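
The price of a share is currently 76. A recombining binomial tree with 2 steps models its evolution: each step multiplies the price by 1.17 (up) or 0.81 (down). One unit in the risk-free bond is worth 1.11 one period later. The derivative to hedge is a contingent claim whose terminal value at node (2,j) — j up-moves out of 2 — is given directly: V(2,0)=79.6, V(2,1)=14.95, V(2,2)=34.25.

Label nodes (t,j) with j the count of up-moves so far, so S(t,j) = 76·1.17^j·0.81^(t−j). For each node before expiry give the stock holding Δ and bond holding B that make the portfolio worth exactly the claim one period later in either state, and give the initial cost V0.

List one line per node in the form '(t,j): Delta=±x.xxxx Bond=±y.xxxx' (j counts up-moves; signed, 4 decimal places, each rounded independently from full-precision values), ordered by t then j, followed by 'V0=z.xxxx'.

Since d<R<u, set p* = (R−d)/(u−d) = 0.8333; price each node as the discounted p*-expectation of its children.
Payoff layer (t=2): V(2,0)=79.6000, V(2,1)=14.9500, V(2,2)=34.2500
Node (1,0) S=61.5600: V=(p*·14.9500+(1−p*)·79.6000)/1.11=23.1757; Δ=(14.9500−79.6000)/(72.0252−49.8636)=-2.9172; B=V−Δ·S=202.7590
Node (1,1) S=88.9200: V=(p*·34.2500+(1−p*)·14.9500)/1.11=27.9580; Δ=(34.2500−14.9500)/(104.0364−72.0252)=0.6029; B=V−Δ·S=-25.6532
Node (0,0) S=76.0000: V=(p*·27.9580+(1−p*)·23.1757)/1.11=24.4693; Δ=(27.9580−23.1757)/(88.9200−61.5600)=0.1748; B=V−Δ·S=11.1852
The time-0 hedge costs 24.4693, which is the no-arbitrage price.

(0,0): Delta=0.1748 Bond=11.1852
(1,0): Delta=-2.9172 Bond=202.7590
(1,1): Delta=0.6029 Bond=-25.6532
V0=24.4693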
------------------------------------------------------------------------
→ The task
Every record listed above needs to be written out again exactly.

→ Solution to this task
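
The price of a share is currently 76. A recombining binomial tree with 2 steps models its evolution: each step multiplies the price by 1.17 (up) or 0.81 (down). One unit in the risk-free bond is worth 1.11 one period later. The derivative to hedge is a contingent claim whose terminal value at node (2,j) — j up-moves out of 2 — is given directly: V(2,0)=79.6, V(2,1)=14.95, V(2,2)=34.25.

Label nodes (t,j) with j the count of up-moves so far, so S(t,j) = 76·1.17^j·0.81^(t−j). For each node before expiry give the stock holding Δ and bond holding B that make the portfolio worth exactly the claim one period later in either state, and give the initial cost V0.

List one line per node in the form '(t,j): Delta=±x.xxxx Bond=±y.xxxx' (j counts up-moves; signed, 4 decimal places, each rounded independently from full-precision values), ordered by t then j, followed by 'V0=z.xxxx'.

Since d<R<u, set p* = (R−d)/(u−d) = 0.8333; price each node as the discounted p*-expectation of its children.
Payoff layer (t=2): V(2,0)=79.6000, V(2,1)=14.9500, V(2,2)=34.2500
Node (1,0) S=61.5600: V=(p*·14.9500+(1−p*)·79.6000)/1.11=23.1757; Δ=(14.9500−79.6000)/(72.0252−49.8636)=-2.9172; B=V−Δ·S=202.7590
Node (1,1) S=88.9200: V=(p*·34.2500+(1−p*)·14.9500)/1.11=27.9580; Δ=(34.2500−14.9500)/(104.0364−72.0252)=0.6029; B=V−Δ·S=-25.6532
Node (0,0) S=76.0000: V=(p*·27.9580+(1−p*)·23.1757)/1.11=24.4693; Δ=(27.9580−23.1757)/(88.9200−61.5600)=0.1748; B=V−Δ·S=11.1852
The time-0 hedge costs 24.4693, which is the no-arbitrage price.

(0,0): Delta=0.1748 Bond=11.1852
(1,0): Delta=-2.9172 Bond=202.7590
(1,1): Delta=0.6029 Bond=-25.6532
V0=24.4693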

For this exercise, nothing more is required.